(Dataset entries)
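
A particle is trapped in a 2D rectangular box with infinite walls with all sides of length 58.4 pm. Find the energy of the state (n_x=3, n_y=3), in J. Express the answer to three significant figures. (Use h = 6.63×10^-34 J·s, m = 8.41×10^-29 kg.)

E = 3.45×10^-18 J

For a 2D rectangular well E = (h²/8m)·Σ n_i²/L_i² = (6.63×10^-34)²/(8·8.41×10^-29) · [3²/(58.4 pm)² + 3²/(58.4 pm)²].
Evaluating gives E = 3.45×10^-18 J.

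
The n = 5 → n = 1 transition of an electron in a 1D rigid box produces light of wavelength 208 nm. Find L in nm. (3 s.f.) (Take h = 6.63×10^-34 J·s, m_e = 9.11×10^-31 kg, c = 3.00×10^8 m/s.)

L = 1.23 nm

The photon carries ΔE = hc/λ = 6.63×10^-34·3.00×10^8/2.08×10^-7 m = 9.562×10^-19 J.
Since ΔE = (5² − 1²)E_1, E_1 = 3.984×10^-20 J, and L = h/√(8m_eE_1) = 1.23×10^-9 m = 1.23 nm.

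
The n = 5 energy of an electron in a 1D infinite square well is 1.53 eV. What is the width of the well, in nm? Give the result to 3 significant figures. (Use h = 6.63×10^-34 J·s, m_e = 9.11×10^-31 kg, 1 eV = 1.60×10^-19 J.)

L = 2.48 nm

From E_n = n²h²/(8m_eL²), L = n·h/√(8m_eE_n).
E_5 = 1.53 eV = 2.448×10^-19 J, so L = 5·6.63×10^-34/√(8·9.11×10^-31·2.448×10^-19) = 2.48×10^-9 m = 2.48 nm.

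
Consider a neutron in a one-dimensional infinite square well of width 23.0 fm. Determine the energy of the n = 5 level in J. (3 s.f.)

For an infinite well E_n = n²h²/(8m_nL²), so E_1 = h²/(8m_nL²) = (6.626×10^-34)²/(8·1.675×10^-27·(2.30×10^-14 m)²) = 6.194×10^-14 J.
Then E_5 = 5²·E_1 = 25·6.194×10^-14 J = 1.55×10^-12 J.

E_5 = 1.55×10^-12 J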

[TASK]: Copy every record above exactly as it appears.

[OUTPUT FOR THIS TASK]:
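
A particle is trapped in a 2D rectangular box with infinite walls with all sides of length 58.4 pm. Find the energy of the state (n_x=3, n_y=3), in J. Express the answer to three significant figures. (Use h = 6.63×10^-34 J·s, m = 8.41×10^-29 kg.)

E = 3.45×10^-18 J

For a 2D rectangular well E = (h²/8m)·Σ n_i²/L_i² = (6.63×10^-34)²/(8·8.41×10^-29) · [3²/(58.4 pm)² + 3²/(58.4 pm)²].
Evaluating gives E = 3.45×10^-18 J.

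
The n = 5 → n = 1 transition of an electron in a 1D rigid box produces light of wavelength 208 nm. Find L in nm. (3 s.f.) (Take h = 6.63×10^-34 J·s, m_e = 9.11×10^-31 kg, c = 3.00×10^8 m/s.)

L = 1.23 nm

The photon carries ΔE = hc/λ = 6.63×10^-34·3.00×10^8/2.08×10^-7 m = 9.562×10^-19 J.
Since ΔE = (5² − 1²)E_1, E_1 = 3.984×10^-20 J, and L = h/√(8m_eE_1) = 1.23×10^-9 m = 1.23 nm.

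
The n = 5 energy of an electron in a 1D infinite square well is 1.53 eV. What is the width of the well, in nm? Give the result to 3 significant figures. (Use h = 6.63×10^-34 J·s, m_e = 9.11×10^-31 kg, 1 eV = 1.60×10^-19 J.)

L = 2.48 nm

From E_n = n²h²/(8m_eL²), L = n·h/√(8m_eE_n).
E_5 = 1.53 eV = 2.448×10^-19 J, so L = 5·6.63×10^-34/√(8·9.11×10^-31·2.448×10^-19) = 2.48×10^-9 m = 2.48 nm.

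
Consider a neutron in a one-dimensional infinite square well of width 23.0 fm. Determine the energy of the n = 5 level in J. (3 s.f.)

For an infinite well E_n = n²h²/(8m_nL²), so E_1 = h²/(8m_nL²) = (6.626×10^-34)²/(8·1.675×10^-27·(2.30×10^-14 m)²) = 6.194×10^-14 J.
Then E_5 = 5²·E_1 = 25·6.194×10^-14 J = 1.55×10^-12 J.

E_5 = 1.55×10^-12 J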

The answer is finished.